● **What you have to do**:
Give again, unaltered, the lines of the listing below that run from the line having "An x-bar chart" through the line having "With total fixed".

● **Records for this task**:
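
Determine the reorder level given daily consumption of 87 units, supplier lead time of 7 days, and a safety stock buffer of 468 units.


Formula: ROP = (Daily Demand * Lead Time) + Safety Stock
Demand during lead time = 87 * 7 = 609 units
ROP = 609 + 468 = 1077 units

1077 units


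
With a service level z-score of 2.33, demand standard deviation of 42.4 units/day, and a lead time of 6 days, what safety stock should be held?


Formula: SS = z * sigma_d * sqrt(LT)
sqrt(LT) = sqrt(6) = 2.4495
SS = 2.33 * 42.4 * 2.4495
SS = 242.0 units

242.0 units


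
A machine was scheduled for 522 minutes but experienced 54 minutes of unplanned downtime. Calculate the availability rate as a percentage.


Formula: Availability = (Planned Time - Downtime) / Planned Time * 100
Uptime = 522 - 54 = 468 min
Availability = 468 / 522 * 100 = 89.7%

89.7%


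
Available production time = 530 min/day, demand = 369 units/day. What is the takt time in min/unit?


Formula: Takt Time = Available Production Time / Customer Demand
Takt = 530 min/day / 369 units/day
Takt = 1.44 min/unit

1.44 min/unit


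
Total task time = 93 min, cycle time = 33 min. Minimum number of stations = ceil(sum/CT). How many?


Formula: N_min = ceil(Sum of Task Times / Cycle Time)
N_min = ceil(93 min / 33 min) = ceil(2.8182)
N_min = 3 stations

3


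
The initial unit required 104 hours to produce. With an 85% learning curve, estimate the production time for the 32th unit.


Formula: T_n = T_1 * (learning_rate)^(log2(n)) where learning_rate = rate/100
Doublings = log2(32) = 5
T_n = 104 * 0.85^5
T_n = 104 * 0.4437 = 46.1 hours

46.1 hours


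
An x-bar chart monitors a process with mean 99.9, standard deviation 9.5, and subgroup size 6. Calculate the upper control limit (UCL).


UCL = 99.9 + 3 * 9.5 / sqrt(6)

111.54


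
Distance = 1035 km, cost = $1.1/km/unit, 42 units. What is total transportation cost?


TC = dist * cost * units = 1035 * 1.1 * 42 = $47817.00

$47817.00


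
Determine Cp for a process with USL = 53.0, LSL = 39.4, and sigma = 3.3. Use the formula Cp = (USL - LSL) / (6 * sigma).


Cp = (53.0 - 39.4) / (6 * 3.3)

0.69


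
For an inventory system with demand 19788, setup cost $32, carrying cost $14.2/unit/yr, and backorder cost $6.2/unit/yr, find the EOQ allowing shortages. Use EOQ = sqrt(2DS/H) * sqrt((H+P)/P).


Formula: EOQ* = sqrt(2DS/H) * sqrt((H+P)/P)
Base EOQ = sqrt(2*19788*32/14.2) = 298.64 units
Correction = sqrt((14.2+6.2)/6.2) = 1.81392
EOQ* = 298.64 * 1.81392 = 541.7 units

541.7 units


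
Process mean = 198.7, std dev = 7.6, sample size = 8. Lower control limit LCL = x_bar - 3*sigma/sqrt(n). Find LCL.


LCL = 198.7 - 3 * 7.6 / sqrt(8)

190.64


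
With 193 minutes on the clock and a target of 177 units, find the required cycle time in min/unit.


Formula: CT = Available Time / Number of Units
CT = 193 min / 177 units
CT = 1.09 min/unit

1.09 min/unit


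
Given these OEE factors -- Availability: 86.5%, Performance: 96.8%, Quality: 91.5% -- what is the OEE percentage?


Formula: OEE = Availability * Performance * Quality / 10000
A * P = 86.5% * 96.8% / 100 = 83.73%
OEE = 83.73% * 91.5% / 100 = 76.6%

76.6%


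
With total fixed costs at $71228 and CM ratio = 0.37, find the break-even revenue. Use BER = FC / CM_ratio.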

==

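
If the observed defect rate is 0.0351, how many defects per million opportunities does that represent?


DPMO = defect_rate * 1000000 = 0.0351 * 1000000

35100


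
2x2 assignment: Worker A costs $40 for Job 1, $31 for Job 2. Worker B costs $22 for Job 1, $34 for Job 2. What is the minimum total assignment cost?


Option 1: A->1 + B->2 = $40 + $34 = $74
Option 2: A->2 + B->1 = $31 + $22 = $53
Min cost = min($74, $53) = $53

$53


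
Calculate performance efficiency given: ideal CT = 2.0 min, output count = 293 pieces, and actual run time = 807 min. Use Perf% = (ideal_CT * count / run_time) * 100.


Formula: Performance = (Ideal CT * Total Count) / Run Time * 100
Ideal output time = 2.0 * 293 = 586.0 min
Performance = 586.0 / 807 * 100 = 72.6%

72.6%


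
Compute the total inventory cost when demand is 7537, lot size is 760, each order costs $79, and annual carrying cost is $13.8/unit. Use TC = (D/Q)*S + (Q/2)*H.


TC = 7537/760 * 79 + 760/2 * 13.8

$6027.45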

● **Result**:
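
An x-bar chart monitors a process with mean 99.9, standard deviation 9.5, and subgroup size 6. Calculate the upper control limit (UCL).


UCL = 99.9 + 3 * 9.5 / sqrt(6)

111.54


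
Distance = 1035 km, cost = $1.1/km/unit, 42 units. What is total transportation cost?


TC = dist * cost * units = 1035 * 1.1 * 42 = $47817.00

$47817.00


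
Determine Cp for a process with USL = 53.0, LSL = 39.4, and sigma = 3.3. Use the formula Cp = (USL - LSL) / (6 * sigma).


Cp = (53.0 - 39.4) / (6 * 3.3)

0.69


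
For an inventory system with demand 19788, setup cost $32, carrying cost $14.2/unit/yr, and backorder cost $6.2/unit/yr, find the EOQ allowing shortages. Use EOQ = sqrt(2DS/H) * sqrt((H+P)/P).


Formula: EOQ* = sqrt(2DS/H) * sqrt((H+P)/P)
Base EOQ = sqrt(2*19788*32/14.2) = 298.64 units
Correction = sqrt((14.2+6.2)/6.2) = 1.81392
EOQ* = 298.64 * 1.81392 = 541.7 units

541.7 units


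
Process mean = 198.7, std dev = 7.6, sample size = 8. Lower control limit LCL = x_bar - 3*sigma/sqrt(n). Find LCL.


LCL = 198.7 - 3 * 7.6 / sqrt(8)

190.64


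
With 193 minutes on the clock and a target of 177 units, find the required cycle time in min/unit.


Formula: CT = Available Time / Number of Units
CT = 193 min / 177 units
CT = 1.09 min/unit

1.09 min/unit


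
Given these OEE factors -- Availability: 86.5%, Performance: 96.8%, Quality: 91.5% -- what is the OEE percentage?


Formula: OEE = Availability * Performance * Quality / 10000
A * P = 86.5% * 96.8% / 100 = 83.73%
OEE = 83.73% * 91.5% / 100 = 76.6%

76.6%


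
With total fixed costs at $71228 and CM ratio = 0.37, find the break-even revenue. Use BER = FC / CM_ratio.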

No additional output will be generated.